Work instruction:
State, as a number alone, how many lines of the data contain the string "below".

Stored items:
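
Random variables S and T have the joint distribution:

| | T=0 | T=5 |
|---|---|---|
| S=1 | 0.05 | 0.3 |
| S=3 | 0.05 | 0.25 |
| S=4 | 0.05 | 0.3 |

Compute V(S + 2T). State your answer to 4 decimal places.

14.3275

E[S] = 2.65,  E[T] = 4.25,  E[ST] = 11.25
V(S) = 8.65 − (2.65)² = 1.6275;  V(T) = 21.25 − (4.25)² = 3.1875
Cov(S,T) = 11.25 − (2.65)(4.25) = -0.0125
V(S + 2T) = (1)²·1.6275 + (2)²·3.1875 + 2·(1)·(2)·-0.0125 = 14.3275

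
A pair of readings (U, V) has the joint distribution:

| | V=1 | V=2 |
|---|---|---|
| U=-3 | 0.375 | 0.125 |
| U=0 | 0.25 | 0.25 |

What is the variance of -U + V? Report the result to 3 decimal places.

2.109

E[U] = -1.5,  E[V] = 1.375,  E[UV] = -1.875
var(U) = 4.5 − (-1.5)² = 2.25;  var(V) = 2.125 − (1.375)² = 0.234375
cov(U,V) = -1.875 − (-1.5)(1.375) = 0.1875
var(-U + V) = (-1)²·2.25 + (1)²·0.234375 + 2·(-1)·(1)·0.1875 = 2.109375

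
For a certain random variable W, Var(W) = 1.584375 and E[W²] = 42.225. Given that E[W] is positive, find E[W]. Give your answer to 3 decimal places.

(E[W])² = E[W²] − Var(W) = 42.225 − 1.584375 = 40.640625
E[W] = √40.640625 = 6.375

6.375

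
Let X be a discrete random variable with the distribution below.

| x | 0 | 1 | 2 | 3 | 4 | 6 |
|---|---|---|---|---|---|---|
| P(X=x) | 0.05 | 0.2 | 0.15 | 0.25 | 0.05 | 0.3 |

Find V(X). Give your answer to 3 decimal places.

E[X] = (0)(0.05) + (1)(0.2) + (2)(0.15) + (3)(0.25) + (4)(0.05) + (6)(0.3) = 3.25
E[X²] = (0)²(0.05) + (1)²(0.2) + (2)²(0.15) + (3)²(0.25) + (4)²(0.05) + (6)²(0.3) = 14.65
V(X) = E[X²] − (E[X])² = 14.65 − (3.25)² = 4.0875

4.088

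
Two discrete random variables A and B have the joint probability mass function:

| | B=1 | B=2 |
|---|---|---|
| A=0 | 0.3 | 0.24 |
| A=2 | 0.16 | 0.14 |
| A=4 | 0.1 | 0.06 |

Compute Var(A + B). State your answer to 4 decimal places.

2.4176

E[A] = 1.24,  E[B] = 1.44,  E[AB] = 1.76
Var(A) = 3.76 − (1.24)² = 2.2224;  Var(B) = 2.32 − (1.44)² = 0.2464
cov(A,B) = 1.76 − (1.24)(1.44) = -0.0256
Var(A + B) = (1)²·2.2224 + (1)²·0.2464 + 2·(1)·(1)·-0.0256 = 2.4176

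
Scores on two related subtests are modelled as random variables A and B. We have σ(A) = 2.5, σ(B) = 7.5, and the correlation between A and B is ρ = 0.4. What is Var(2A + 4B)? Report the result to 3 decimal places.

1045.000

Var(A) = (2.5)² = 6.25;  Var(B) = (7.5)² = 56.25
cov(A,B) = ρ·σ(A)·σ(B) = 0.4·2.5·7.5 = 7.5
Var(2A + 4B) = (2)²·Var(A) + (4)²·Var(B) + 2·(2)·(4)·cov(A,B)
= 4·6.25 + 16·56.25 + 16·7.5 = 1045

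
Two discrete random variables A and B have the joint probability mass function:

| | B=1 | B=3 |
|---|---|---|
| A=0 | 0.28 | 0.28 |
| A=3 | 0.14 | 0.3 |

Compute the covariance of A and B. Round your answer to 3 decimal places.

0.269

E[A] = 1.32,  E[B] = 2.16
E[AB] = 3.12
cov(A,B) = E[AB] − E[A]E[B] = 3.12 − (1.32)(2.16) = 0.2688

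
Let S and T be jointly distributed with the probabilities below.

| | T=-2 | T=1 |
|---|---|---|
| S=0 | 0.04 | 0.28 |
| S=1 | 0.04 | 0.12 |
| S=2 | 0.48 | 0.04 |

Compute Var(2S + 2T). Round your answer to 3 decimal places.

E[S] = 1.2,  E[T] = -0.68,  E[ST] = -1.8
Var(S) = 2.24 − (1.2)² = 0.8;  Var(T) = 2.68 − (-0.68)² = 2.2176
Cov(S,T) = -1.8 − (1.2)(-0.68) = -0.984
Var(2S + 2T) = (2)²·0.8 + (2)²·2.2176 + 2·(2)·(2)·-0.984 = 4.1984

4.198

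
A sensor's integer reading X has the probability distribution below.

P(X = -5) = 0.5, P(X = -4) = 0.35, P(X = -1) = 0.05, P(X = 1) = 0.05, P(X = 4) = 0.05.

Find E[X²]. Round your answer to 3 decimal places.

E[X²] = (-5)²(0.5) + (-4)²(0.35) + (-1)²(0.05) + (1)²(0.05) + (4)²(0.05) = 19

19.000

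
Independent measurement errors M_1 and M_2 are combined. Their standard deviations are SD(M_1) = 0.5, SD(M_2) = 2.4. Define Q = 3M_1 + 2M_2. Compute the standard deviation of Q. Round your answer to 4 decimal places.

5.0289

Var(M_1) = 0.25, Var(M_2) = 5.76
By independence, Var(Q) = (3)²Var(M_1) + (2)²Var(M_2)
= (3)²·0.25 + (2)²·5.76 = 25.29
SD(Q) = √25.29 ≈ 5.0289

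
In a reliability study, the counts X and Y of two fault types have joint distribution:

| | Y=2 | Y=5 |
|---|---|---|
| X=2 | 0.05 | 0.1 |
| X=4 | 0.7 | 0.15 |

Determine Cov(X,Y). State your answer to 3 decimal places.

E[X] = 3.7,  E[Y] = 2.75
E[XY] = 9.8
Cov(X,Y) = E[XY] − E[X]E[Y] = 9.8 − (3.7)(2.75) = -0.375

-0.375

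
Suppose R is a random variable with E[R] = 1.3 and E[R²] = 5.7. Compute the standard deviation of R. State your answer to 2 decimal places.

2.00

V(R) = 5.7 − (1.3)² = 4.01
sd(R) = √4.01 ≈ 2.00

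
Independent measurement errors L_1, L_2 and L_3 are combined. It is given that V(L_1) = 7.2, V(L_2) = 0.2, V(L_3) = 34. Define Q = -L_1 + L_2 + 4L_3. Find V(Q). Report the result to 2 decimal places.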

Completed exercise:
3